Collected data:
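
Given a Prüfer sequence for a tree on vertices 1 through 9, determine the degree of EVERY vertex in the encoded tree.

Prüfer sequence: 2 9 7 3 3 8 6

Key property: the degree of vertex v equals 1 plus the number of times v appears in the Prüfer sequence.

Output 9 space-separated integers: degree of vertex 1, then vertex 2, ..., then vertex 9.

p_1 = 2: count[2] becomes 1
p_2 = 9: count[9] becomes 1
p_3 = 7: count[7] becomes 1
p_4 = 3: count[3] becomes 1
p_5 = 3: count[3] becomes 2
p_6 = 8: count[8] becomes 1
p_7 = 6: count[6] becomes 1
Degrees (1 + count): deg[1]=1+0=1, deg[2]=1+1=2, deg[3]=1+2=3, deg[4]=1+0=1, deg[5]=1+0=1, deg[6]=1+1=2, deg[7]=1+1=2, deg[8]=1+1=2, deg[9]=1+1=2

Answer: 1 2 3 1 1 2 2 2 2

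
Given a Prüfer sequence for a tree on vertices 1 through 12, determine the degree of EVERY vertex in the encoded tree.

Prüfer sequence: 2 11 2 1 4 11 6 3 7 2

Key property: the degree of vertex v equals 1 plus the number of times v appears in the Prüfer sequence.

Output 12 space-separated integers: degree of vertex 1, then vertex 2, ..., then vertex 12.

p_1 = 2: count[2] becomes 1
p_2 = 11: count[11] becomes 1
p_3 = 2: count[2] becomes 2
p_4 = 1: count[1] becomes 1
p_5 = 4: count[4] becomes 1
p_6 = 11: count[11] becomes 2
p_7 = 6: count[6] becomes 1
p_8 = 3: count[3] becomes 1
p_9 = 7: count[7] becomes 1
p_10 = 2: count[2] becomes 3
Degrees (1 + count): deg[1]=1+1=2, deg[2]=1+3=4, deg[3]=1+1=2, deg[4]=1+1=2, deg[5]=1+0=1, deg[6]=1+1=2, deg[7]=1+1=2, deg[8]=1+0=1, deg[9]=1+0=1, deg[10]=1+0=1, deg[11]=1+2=3, deg[12]=1+0=1

Answer: 2 4 2 2 1 2 2 1 1 1 3 1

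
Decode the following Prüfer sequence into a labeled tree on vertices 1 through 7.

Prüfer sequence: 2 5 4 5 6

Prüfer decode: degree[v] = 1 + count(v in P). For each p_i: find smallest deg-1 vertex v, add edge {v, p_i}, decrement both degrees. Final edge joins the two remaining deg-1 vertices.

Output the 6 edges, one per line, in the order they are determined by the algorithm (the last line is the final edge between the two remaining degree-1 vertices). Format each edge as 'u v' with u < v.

Answer: 1 2
2 5
3 4
4 5
5 6
6 7

Derivation:
Initial degrees: {1:1, 2:2, 3:1, 4:2, 5:3, 6:2, 7:1}
Step 1: smallest deg-1 vertex = 1, p_1 = 2. Add edge {1,2}. Now deg[1]=0, deg[2]=1.
Step 2: smallest deg-1 vertex = 2, p_2 = 5. Add edge {2,5}. Now deg[2]=0, deg[5]=2.
Step 3: smallest deg-1 vertex = 3, p_3 = 4. Add edge {3,4}. Now deg[3]=0, deg[4]=1.
Step 4: smallest deg-1 vertex = 4, p_4 = 5. Add edge {4,5}. Now deg[4]=0, deg[5]=1.
Step 5: smallest deg-1 vertex = 5, p_5 = 6. Add edge {5,6}. Now deg[5]=0, deg[6]=1.
Final: two remaining deg-1 vertices are 6, 7. Add edge {6,7}.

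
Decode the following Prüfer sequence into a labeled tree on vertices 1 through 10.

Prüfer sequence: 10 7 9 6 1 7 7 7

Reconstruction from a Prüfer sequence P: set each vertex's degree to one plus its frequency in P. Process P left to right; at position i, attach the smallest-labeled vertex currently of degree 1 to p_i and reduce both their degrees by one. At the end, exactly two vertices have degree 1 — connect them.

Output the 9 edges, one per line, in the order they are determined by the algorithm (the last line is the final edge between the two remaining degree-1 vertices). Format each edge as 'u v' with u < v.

Initial degrees: {1:2, 2:1, 3:1, 4:1, 5:1, 6:2, 7:5, 8:1, 9:2, 10:2}
Step 1: smallest deg-1 vertex = 2, p_1 = 10. Add edge {2,10}. Now deg[2]=0, deg[10]=1.
Step 2: smallest deg-1 vertex = 3, p_2 = 7. Add edge {3,7}. Now deg[3]=0, deg[7]=4.
Step 3: smallest deg-1 vertex = 4, p_3 = 9. Add edge {4,9}. Now deg[4]=0, deg[9]=1.
Step 4: smallest deg-1 vertex = 5, p_4 = 6. Add edge {5,6}. Now deg[5]=0, deg[6]=1.
Step 5: smallest deg-1 vertex = 6, p_5 = 1. Add edge {1,6}. Now deg[6]=0, deg[1]=1.
Step 6: smallest deg-1 vertex = 1, p_6 = 7. Add edge {1,7}. Now deg[1]=0, deg[7]=3.
Step 7: smallest deg-1 vertex = 8, p_7 = 7. Add edge {7,8}. Now deg[8]=0, deg[7]=2.
Step 8: smallest deg-1 vertex = 9, p_8 = 7. Add edge {7,9}. Now deg[9]=0, deg[7]=1.
Final: two remaining deg-1 vertices are 7, 10. Add edge {7,10}.

Answer: 2 10
3 7
4 9
5 6
1 6
1 7
7 8
7 9
7 10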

PROBLEM TO WORK ON.
Every word in the records must appear in your copy exactly as it does above.

TASK ANSWER.
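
Given a Prüfer sequence for a tree on vertices 1 through 9, determine the degree of EVERY vertex in the encoded tree.

Prüfer sequence: 2 9 7 3 3 8 6

Key property: the degree of vertex v equals 1 plus the number of times v appears in the Prüfer sequence.

Output 9 space-separated integers: degree of vertex 1, then vertex 2, ..., then vertex 9.

p_1 = 2: count[2] becomes 1
p_2 = 9: count[9] becomes 1
p_3 = 7: count[7] becomes 1
p_4 = 3: count[3] becomes 1
p_5 = 3: count[3] becomes 2
p_6 = 8: count[8] becomes 1
p_7 = 6: count[6] becomes 1
Degrees (1 + count): deg[1]=1+0=1, deg[2]=1+1=2, deg[3]=1+2=3, deg[4]=1+0=1, deg[5]=1+0=1, deg[6]=1+1=2, deg[7]=1+1=2, deg[8]=1+1=2, deg[9]=1+1=2

Answer: 1 2 3 1 1 2 2 2 2

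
Given a Prüfer sequence for a tree on vertices 1 through 12, determine the degree of EVERY vertex in the encoded tree.

Prüfer sequence: 2 11 2 1 4 11 6 3 7 2

Key property: the degree of vertex v equals 1 plus the number of times v appears in the Prüfer sequence.

Output 12 space-separated integers: degree of vertex 1, then vertex 2, ..., then vertex 12.

p_1 = 2: count[2] becomes 1
p_2 = 11: count[11] becomes 1
p_3 = 2: count[2] becomes 2
p_4 = 1: count[1] becomes 1
p_5 = 4: count[4] becomes 1
p_6 = 11: count[11] becomes 2
p_7 = 6: count[6] becomes 1
p_8 = 3: count[3] becomes 1
p_9 = 7: count[7] becomes 1
p_10 = 2: count[2] becomes 3
Degrees (1 + count): deg[1]=1+1=2, deg[2]=1+3=4, deg[3]=1+1=2, deg[4]=1+1=2, deg[5]=1+0=1, deg[6]=1+1=2, deg[7]=1+1=2, deg[8]=1+0=1, deg[9]=1+0=1, deg[10]=1+0=1, deg[11]=1+2=3, deg[12]=1+0=1

Answer: 2 4 2 2 1 2 2 1 1 1 3 1

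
Decode the following Prüfer sequence into a labeled tree on vertices 1 through 7.

Prüfer sequence: 2 5 4 5 6

Prüfer decode: degree[v] = 1 + count(v in P). For each p_i: find smallest deg-1 vertex v, add edge {v, p_i}, decrement both degrees. Final edge joins the two remaining deg-1 vertices.

Output the 6 edges, one per line, in the order they are determined by the algorithm (the last line is the final edge between the two remaining degree-1 vertices). Format each edge as 'u v' with u < v.

Answer: 1 2
2 5
3 4
4 5
5 6
6 7

Derivation:
Initial degrees: {1:1, 2:2, 3:1, 4:2, 5:3, 6:2, 7:1}
Step 1: smallest deg-1 vertex = 1, p_1 = 2. Add edge {1,2}. Now deg[1]=0, deg[2]=1.
Step 2: smallest deg-1 vertex = 2, p_2 = 5. Add edge {2,5}. Now deg[2]=0, deg[5]=2.
Step 3: smallest deg-1 vertex = 3, p_3 = 4. Add edge {3,4}. Now deg[3]=0, deg[4]=1.
Step 4: smallest deg-1 vertex = 4, p_4 = 5. Add edge {4,5}. Now deg[4]=0, deg[5]=1.
Step 5: smallest deg-1 vertex = 5, p_5 = 6. Add edge {5,6}. Now deg[5]=0, deg[6]=1.
Final: two remaining deg-1 vertices are 6, 7. Add edge {6,7}.

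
Decode the following Prüfer sequence into a labeled tree on vertices 1 through 10.

Prüfer sequence: 10 7 9 6 1 7 7 7

Reconstruction from a Prüfer sequence P: set each vertex's degree to one plus its frequency in P. Process P left to right; at position i, attach the smallest-labeled vertex currently of degree 1 to p_i and reduce both their degrees by one. At the end, exactly two vertices have degree 1 — connect them.

Output the 9 edges, one per line, in the order they are determined by the algorithm (the last line is the final edge between the two remaining degree-1 vertices). Format each edge as 'u v' with u < v.

Initial degrees: {1:2, 2:1, 3:1, 4:1, 5:1, 6:2, 7:5, 8:1, 9:2, 10:2}
Step 1: smallest deg-1 vertex = 2, p_1 = 10. Add edge {2,10}. Now deg[2]=0, deg[10]=1.
Step 2: smallest deg-1 vertex = 3, p_2 = 7. Add edge {3,7}. Now deg[3]=0, deg[7]=4.
Step 3: smallest deg-1 vertex = 4, p_3 = 9. Add edge {4,9}. Now deg[4]=0, deg[9]=1.
Step 4: smallest deg-1 vertex = 5, p_4 = 6. Add edge {5,6}. Now deg[5]=0, deg[6]=1.
Step 5: smallest deg-1 vertex = 6, p_5 = 1. Add edge {1,6}. Now deg[6]=0, deg[1]=1.
Step 6: smallest deg-1 vertex = 1, p_6 = 7. Add edge {1,7}. Now deg[1]=0, deg[7]=3.
Step 7: smallest deg-1 vertex = 8, p_7 = 7. Add edge {7,8}. Now deg[8]=0, deg[7]=2.
Step 8: smallest deg-1 vertex = 9, p_8 = 7. Add edge {7,9}. Now deg[9]=0, deg[7]=1.
Final: two remaining deg-1 vertices are 7, 10. Add edge {7,10}.

Answer: 2 10
3 7
4 9
5 6
1 6
1 7
7 8
7 9
7 10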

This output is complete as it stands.